REQUIRED ACTION: Could the entries below be retyped exactly and in full?

STUDY MATERIAL:

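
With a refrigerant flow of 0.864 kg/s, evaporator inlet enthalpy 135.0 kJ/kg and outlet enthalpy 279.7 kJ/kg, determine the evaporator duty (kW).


dh = 279.7 - 135.0 = 144.7 kJ/kg
Q_evap = m_dot * dh = 0.864 * 144.7
Q_evap = 125.02 kW

125.02


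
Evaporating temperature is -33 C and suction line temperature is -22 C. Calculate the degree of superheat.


Superheat = T_suction - T_evap
Superheat = -22 - (-33)
Superheat = 11 K

11


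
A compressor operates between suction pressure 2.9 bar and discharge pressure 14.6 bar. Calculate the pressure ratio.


PR = P_high / P_low
PR = 14.6 / 2.9
PR = 5.034

5.034


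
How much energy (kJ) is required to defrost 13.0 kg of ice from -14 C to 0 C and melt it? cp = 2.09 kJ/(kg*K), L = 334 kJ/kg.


Sensible heat = cp * dT = 2.09 * 14 = 29.26 kJ/kg
Total per kg = 29.26 + 334 = 363.26 kJ/kg
Q = m * total = 13.0 * 363.26
Q = 4722.4 kJ

4722.4


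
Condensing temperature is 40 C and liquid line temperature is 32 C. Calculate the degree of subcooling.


Subcooling = T_cond - T_liquid
Subcooling = 40 - 32
Subcooling = 8 K

8


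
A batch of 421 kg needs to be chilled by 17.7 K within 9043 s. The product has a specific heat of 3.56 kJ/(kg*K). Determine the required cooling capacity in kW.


Q = m * cp * dT / t
Q = 421 * 3.56 * 17.7 / 9043
Q = 2.934 kW

2.934


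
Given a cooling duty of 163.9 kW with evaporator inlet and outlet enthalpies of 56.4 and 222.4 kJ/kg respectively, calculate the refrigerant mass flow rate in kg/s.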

PROBLEM SOLUTION:
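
With a refrigerant flow of 0.864 kg/s, evaporator inlet enthalpy 135.0 kJ/kg and outlet enthalpy 279.7 kJ/kg, determine the evaporator duty (kW).


dh = 279.7 - 135.0 = 144.7 kJ/kg
Q_evap = m_dot * dh = 0.864 * 144.7
Q_evap = 125.02 kW

125.02


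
Evaporating temperature is -33 C and suction line temperature is -22 C. Calculate the degree of superheat.


Superheat = T_suction - T_evap
Superheat = -22 - (-33)
Superheat = 11 K

11


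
A compressor operates between suction pressure 2.9 bar and discharge pressure 14.6 bar. Calculate the pressure ratio.


PR = P_high / P_low
PR = 14.6 / 2.9
PR = 5.034

5.034


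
How much energy (kJ) is required to defrost 13.0 kg of ice from -14 C to 0 C and melt it? cp = 2.09 kJ/(kg*K), L = 334 kJ/kg.


Sensible heat = cp * dT = 2.09 * 14 = 29.26 kJ/kg
Total per kg = 29.26 + 334 = 363.26 kJ/kg
Q = m * total = 13.0 * 363.26
Q = 4722.4 kJ

4722.4


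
Condensing temperature is 40 C and liquid line temperature is 32 C. Calculate the degree of subcooling.


Subcooling = T_cond - T_liquid
Subcooling = 40 - 32
Subcooling = 8 K

8


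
A batch of 421 kg needs to be chilled by 17.7 K within 9043 s. The product has a specific heat of 3.56 kJ/(kg*K). Determine the required cooling capacity in kW.


Q = m * cp * dT / t
Q = 421 * 3.56 * 17.7 / 9043
Q = 2.934 kW

2.934


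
Given a cooling duty of 163.9 kW with evaporator inlet and outlet enthalpies of 56.4 and 222.4 kJ/kg respectively, calculate the refrigerant mass flow rate in kg/s.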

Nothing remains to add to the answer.